'''

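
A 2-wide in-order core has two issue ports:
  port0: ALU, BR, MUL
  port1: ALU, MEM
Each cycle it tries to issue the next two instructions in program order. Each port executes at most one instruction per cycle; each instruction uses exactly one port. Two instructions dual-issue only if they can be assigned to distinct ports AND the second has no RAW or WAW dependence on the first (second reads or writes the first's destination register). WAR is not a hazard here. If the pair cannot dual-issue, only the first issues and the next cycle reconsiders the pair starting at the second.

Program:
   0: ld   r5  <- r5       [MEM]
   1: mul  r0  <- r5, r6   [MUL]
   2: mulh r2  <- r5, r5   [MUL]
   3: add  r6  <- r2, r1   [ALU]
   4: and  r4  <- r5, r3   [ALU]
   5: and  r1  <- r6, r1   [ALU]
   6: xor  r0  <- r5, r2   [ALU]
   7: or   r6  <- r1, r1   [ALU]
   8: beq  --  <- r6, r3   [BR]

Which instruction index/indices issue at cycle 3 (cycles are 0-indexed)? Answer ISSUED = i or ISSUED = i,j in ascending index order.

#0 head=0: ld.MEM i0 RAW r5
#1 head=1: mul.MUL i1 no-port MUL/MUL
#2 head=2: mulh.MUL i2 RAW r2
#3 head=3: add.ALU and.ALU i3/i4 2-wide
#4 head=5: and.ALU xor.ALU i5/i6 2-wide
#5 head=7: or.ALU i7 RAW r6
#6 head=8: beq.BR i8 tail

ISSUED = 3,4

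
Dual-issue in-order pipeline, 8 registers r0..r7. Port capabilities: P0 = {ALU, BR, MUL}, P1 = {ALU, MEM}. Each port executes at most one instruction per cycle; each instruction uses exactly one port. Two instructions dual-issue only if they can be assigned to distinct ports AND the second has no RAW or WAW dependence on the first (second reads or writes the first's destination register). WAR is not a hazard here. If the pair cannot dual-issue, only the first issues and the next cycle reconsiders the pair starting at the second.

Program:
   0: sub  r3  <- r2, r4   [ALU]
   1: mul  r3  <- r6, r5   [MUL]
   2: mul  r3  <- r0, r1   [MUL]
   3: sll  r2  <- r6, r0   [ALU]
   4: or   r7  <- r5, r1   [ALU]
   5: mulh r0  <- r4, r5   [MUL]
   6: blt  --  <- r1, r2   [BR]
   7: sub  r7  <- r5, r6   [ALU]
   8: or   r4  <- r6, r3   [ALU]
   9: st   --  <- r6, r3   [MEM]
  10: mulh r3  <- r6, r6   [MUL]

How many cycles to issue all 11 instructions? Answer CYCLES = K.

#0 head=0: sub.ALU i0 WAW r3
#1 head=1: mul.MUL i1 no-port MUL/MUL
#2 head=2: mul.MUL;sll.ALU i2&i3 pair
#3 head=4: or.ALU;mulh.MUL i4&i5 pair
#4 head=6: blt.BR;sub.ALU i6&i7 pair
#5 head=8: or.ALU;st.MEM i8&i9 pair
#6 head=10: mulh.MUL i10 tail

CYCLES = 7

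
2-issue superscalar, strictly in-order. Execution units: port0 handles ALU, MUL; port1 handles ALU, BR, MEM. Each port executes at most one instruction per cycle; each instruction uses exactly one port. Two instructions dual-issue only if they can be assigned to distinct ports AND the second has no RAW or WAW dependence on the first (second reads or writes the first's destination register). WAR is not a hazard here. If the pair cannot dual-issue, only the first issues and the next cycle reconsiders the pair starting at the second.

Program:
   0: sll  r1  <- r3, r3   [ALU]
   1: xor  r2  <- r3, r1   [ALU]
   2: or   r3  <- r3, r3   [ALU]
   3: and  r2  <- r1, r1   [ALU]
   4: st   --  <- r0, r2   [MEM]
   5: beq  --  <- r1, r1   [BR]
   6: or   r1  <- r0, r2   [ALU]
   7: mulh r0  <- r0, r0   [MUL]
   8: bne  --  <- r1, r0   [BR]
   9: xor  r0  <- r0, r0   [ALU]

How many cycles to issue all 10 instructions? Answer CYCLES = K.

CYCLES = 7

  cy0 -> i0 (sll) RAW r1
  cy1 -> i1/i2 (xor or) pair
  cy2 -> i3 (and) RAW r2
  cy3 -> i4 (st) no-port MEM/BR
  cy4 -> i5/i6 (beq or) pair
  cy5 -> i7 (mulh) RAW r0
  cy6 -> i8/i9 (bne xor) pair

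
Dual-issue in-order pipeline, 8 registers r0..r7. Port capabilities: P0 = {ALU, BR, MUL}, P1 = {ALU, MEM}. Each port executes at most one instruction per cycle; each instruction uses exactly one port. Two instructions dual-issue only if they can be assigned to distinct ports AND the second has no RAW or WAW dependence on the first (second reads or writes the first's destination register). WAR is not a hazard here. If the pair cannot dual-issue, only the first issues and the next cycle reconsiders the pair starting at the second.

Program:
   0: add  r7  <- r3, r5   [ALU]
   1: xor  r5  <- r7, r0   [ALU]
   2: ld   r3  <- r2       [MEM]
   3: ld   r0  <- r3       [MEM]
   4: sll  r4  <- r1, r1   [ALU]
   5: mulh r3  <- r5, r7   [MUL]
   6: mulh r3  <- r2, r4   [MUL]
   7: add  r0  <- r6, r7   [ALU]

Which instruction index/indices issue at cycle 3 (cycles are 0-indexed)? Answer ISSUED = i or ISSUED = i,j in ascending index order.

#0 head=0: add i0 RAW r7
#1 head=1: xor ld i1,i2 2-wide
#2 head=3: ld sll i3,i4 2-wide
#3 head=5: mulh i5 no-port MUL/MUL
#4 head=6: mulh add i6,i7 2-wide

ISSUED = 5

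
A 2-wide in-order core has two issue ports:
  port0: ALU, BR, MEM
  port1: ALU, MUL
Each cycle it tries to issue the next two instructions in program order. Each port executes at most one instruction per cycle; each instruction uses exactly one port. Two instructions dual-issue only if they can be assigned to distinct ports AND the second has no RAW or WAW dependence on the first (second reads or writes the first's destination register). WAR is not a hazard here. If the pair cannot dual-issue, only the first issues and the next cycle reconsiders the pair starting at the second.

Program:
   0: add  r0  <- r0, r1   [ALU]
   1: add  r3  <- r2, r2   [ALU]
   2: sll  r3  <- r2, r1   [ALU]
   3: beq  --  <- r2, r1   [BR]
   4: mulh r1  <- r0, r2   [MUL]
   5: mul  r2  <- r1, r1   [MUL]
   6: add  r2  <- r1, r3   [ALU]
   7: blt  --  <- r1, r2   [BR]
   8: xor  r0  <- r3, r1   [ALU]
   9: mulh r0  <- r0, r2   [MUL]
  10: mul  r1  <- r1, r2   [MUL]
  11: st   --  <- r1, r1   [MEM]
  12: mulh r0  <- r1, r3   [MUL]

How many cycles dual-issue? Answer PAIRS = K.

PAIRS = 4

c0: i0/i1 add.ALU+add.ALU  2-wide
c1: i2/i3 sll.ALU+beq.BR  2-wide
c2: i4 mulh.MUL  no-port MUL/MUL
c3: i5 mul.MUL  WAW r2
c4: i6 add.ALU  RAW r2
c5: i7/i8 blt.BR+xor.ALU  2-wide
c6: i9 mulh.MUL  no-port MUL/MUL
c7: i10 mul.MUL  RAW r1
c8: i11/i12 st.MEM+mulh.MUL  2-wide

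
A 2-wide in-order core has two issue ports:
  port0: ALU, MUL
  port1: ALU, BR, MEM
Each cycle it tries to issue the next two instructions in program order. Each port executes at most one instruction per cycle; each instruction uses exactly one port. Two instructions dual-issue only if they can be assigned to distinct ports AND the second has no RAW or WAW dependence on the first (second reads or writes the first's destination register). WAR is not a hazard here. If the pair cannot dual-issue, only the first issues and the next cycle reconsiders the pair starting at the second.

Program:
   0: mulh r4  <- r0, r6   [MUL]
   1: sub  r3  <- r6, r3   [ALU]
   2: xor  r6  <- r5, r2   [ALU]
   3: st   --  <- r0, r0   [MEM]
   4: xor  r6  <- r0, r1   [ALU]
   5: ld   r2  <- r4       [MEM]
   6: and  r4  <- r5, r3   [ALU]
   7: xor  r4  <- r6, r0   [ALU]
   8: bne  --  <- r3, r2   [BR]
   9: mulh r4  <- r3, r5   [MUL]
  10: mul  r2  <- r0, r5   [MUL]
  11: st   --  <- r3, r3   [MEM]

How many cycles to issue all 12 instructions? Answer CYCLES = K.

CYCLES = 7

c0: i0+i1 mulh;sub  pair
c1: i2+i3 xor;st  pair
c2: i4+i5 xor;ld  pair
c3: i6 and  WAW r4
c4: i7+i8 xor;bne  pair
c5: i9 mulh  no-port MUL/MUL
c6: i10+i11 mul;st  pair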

'''

Your task is to transcribe, with no changes, only the lines of the listing above that lie between the line holding "How many cycles dual-issue? Answer PAIRS = K." and the line holding "port1: ALU, BR, MEM", inclusive.

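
How many cycles dual-issue? Answer PAIRS = K.

PAIRS = 4

c0: i0/i1 add.ALU+add.ALU  2-wide
c1: i2/i3 sll.ALU+beq.BR  2-wide
c2: i4 mulh.MUL  no-port MUL/MUL
c3: i5 mul.MUL  WAW r2
c4: i6 add.ALU  RAW r2
c5: i7/i8 blt.BR+xor.ALU  2-wide
c6: i9 mulh.MUL  no-port MUL/MUL
c7: i10 mul.MUL  RAW r1
c8: i11/i12 st.MEM+mulh.MUL  2-wide

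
A 2-wide in-order core has two issue ports:
  port0: ALU, MUL
  port1: ALU, BR, MEM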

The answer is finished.